▶ **YOUR INSTRUCTIONS**
The line that contains "6 → 7 (capacity: 8)" and all lines following it to the end of the data below: set these down exactly, and nothing besides.

=====

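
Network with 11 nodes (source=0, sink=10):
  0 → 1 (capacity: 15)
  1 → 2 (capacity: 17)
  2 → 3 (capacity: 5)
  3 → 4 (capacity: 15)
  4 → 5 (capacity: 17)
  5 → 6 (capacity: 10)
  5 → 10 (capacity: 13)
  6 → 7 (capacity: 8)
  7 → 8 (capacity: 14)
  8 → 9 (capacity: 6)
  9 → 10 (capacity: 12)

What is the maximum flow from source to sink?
Maximum flow = 5

Max flow: 5

Flow assignment:
  0 → 1: 5/15
  1 → 2: 5/17
  2 → 3: 5/5
  3 → 4: 5/15
  4 → 5: 5/17
  5 → 10: 5/13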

=====

▶ **ANSWER BOX**
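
  6 → 7 (capacity: 8)
  7 → 8 (capacity: 14)
  8 → 9 (capacity: 6)
  9 → 10 (capacity: 12)

What is the maximum flow from source to sink?
Maximum flow = 5

Max flow: 5

Flow assignment:
  0 → 1: 5/15
  1 → 2: 5/17
  2 → 3: 5/5
  3 → 4: 5/15
  4 → 5: 5/17
  5 → 10: 5/13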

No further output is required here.